#### Exercise objective:
Output every record exactly, and nothing more.

START Dataset entries

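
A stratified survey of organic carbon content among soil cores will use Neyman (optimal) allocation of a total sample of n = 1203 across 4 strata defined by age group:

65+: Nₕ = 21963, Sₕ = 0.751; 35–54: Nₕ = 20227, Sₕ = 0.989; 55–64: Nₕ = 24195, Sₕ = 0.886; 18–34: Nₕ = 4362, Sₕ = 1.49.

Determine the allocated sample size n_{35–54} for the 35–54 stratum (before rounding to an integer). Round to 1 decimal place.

373.5

Neyman allocation: nₕ = n·NₕSₕ / Σⱼ NⱼSⱼ.
Σ NⱼSⱼ = 21963·0.751 + 20227·0.989 + 24195·0.886 + 4362·1.49 = 64434.866.
n_{35–54} = 1203·20227·0.989 / 64434.866 = 373.5.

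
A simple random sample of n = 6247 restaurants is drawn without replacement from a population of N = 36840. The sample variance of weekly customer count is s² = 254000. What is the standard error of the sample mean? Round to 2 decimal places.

Under SRS without replacement, Var(ȳ) = (1 − f)·s²/n with f = n/N = 6247/36840 = 0.16957112.
Var(ȳ) = (1 − 0.16957112)·254000/6247 = 0.83042888·40.659517 = 33.764837.
SE(ȳ) = √(33.764837) = 5.81.

5.81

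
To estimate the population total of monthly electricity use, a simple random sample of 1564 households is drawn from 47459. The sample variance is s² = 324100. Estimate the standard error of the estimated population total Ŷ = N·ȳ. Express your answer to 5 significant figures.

Var(Ŷ) = N²·Var(ȳ) = N²·(1 − n/N)·s²/n.
f = 1564/47459 = 0.03295476; Var(ȳ) = 0.96704524·324100/1564 = 200.39601.
Var(Ŷ) = 47459² · 200.39601 = 4.5136329 × 10^11.
SE(Ŷ) = √(4.5136329 × 10^11) = 671840.

671840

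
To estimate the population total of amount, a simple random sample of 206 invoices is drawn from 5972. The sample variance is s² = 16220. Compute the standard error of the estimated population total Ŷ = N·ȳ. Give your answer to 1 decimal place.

Var(Ŷ) = N²·Var(ȳ) = N²·(1 − n/N)·s²/n.
f = 206/5972 = 0.03449431; Var(ȳ) = 0.96550569·16220/206 = 76.021856.
Var(Ŷ) = 5972² · 76.021856 = 2.7113031 × 10^9.
SE(Ŷ) = √(2.7113031 × 10^9) = 52070.2.

52070.2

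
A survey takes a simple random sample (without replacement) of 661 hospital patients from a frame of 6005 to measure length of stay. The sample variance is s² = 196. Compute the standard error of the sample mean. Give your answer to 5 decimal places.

0.51369

Under SRS without replacement, Var(ȳ) = (1 − f)·s²/n with f = n/N = 661/6005 = 0.11007494.
Var(ȳ) = (1 − 0.11007494)·196/661 = 0.88992506·0.29652042 = 0.26388096.
SE(ȳ) = √(0.26388096) = 0.51369.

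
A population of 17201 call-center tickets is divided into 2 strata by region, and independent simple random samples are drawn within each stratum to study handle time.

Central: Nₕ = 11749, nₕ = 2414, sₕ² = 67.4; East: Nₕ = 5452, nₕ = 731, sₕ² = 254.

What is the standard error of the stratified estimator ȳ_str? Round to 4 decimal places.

Var(ȳ_str) = Σₕ Wₕ²(1 − fₕ)sₕ²/nₕ with Wₕ = Nₕ/N, N = 17201.
Central: Wₕ = 0.68304168; term = 0.68304168²·(1 − 0.20546429)·67.4/2414 = 0.010349764.
East: Wₕ = 0.31695832; term = 0.31695832²·(1 − 0.13407924)·254/731 = 0.030227261.
Sum = 0.040577025.
SE = √(0.040577025) = 0.2014.

0.2014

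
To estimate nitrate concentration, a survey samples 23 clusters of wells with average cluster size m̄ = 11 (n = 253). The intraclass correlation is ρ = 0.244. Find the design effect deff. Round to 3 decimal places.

3.440

deff = 1 + (11 − 1)·0.244 = 1 + 2.44 = 3.44.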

END Dataset entries

#### Worked solution:
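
A stratified survey of organic carbon content among soil cores will use Neyman (optimal) allocation of a total sample of n = 1203 across 4 strata defined by age group:

65+: Nₕ = 21963, Sₕ = 0.751; 35–54: Nₕ = 20227, Sₕ = 0.989; 55–64: Nₕ = 24195, Sₕ = 0.886; 18–34: Nₕ = 4362, Sₕ = 1.49.

Determine the allocated sample size n_{35–54} for the 35–54 stratum (before rounding to an integer). Round to 1 decimal place.

373.5

Neyman allocation: nₕ = n·NₕSₕ / Σⱼ NⱼSⱼ.
Σ NⱼSⱼ = 21963·0.751 + 20227·0.989 + 24195·0.886 + 4362·1.49 = 64434.866.
n_{35–54} = 1203·20227·0.989 / 64434.866 = 373.5.

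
A simple random sample of n = 6247 restaurants is drawn without replacement from a population of N = 36840. The sample variance of weekly customer count is s² = 254000. What is the standard error of the sample mean? Round to 2 decimal places.

Under SRS without replacement, Var(ȳ) = (1 − f)·s²/n with f = n/N = 6247/36840 = 0.16957112.
Var(ȳ) = (1 − 0.16957112)·254000/6247 = 0.83042888·40.659517 = 33.764837.
SE(ȳ) = √(33.764837) = 5.81.

5.81

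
To estimate the population total of monthly electricity use, a simple random sample of 1564 households is drawn from 47459. The sample variance is s² = 324100. Estimate the standard error of the estimated population total Ŷ = N·ȳ. Express your answer to 5 significant figures.

Var(Ŷ) = N²·Var(ȳ) = N²·(1 − n/N)·s²/n.
f = 1564/47459 = 0.03295476; Var(ȳ) = 0.96704524·324100/1564 = 200.39601.
Var(Ŷ) = 47459² · 200.39601 = 4.5136329 × 10^11.
SE(Ŷ) = √(4.5136329 × 10^11) = 671840.

671840

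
To estimate the population total of amount, a simple random sample of 206 invoices is drawn from 5972. The sample variance is s² = 16220. Compute the standard error of the estimated population total Ŷ = N·ȳ. Give your answer to 1 decimal place.

Var(Ŷ) = N²·Var(ȳ) = N²·(1 − n/N)·s²/n.
f = 206/5972 = 0.03449431; Var(ȳ) = 0.96550569·16220/206 = 76.021856.
Var(Ŷ) = 5972² · 76.021856 = 2.7113031 × 10^9.
SE(Ŷ) = √(2.7113031 × 10^9) = 52070.2.

52070.2

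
A survey takes a simple random sample (without replacement) of 661 hospital patients from a frame of 6005 to measure length of stay. The sample variance is s² = 196. Compute the standard error of the sample mean. Give your answer to 5 decimal places.

0.51369

Under SRS without replacement, Var(ȳ) = (1 − f)·s²/n with f = n/N = 661/6005 = 0.11007494.
Var(ȳ) = (1 − 0.11007494)·196/661 = 0.88992506·0.29652042 = 0.26388096.
SE(ȳ) = √(0.26388096) = 0.51369.

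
A population of 17201 call-center tickets is divided into 2 strata by region, and independent simple random samples are drawn within each stratum to study handle time.

Central: Nₕ = 11749, nₕ = 2414, sₕ² = 67.4; East: Nₕ = 5452, nₕ = 731, sₕ² = 254.

What is the standard error of the stratified estimator ȳ_str? Round to 4 decimal places.

Var(ȳ_str) = Σₕ Wₕ²(1 − fₕ)sₕ²/nₕ with Wₕ = Nₕ/N, N = 17201.
Central: Wₕ = 0.68304168; term = 0.68304168²·(1 − 0.20546429)·67.4/2414 = 0.010349764.
East: Wₕ = 0.31695832; term = 0.31695832²·(1 − 0.13407924)·254/731 = 0.030227261.
Sum = 0.040577025.
SE = √(0.040577025) = 0.2014.

0.2014

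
To estimate nitrate concentration, a survey samples 23 clusters of wells with average cluster size m̄ = 11 (n = 253). The intraclass correlation is ρ = 0.244. Find the design effect deff. Round to 3 decimal places.

3.440

deff = 1 + (11 − 1)·0.244 = 1 + 2.44 = 3.44.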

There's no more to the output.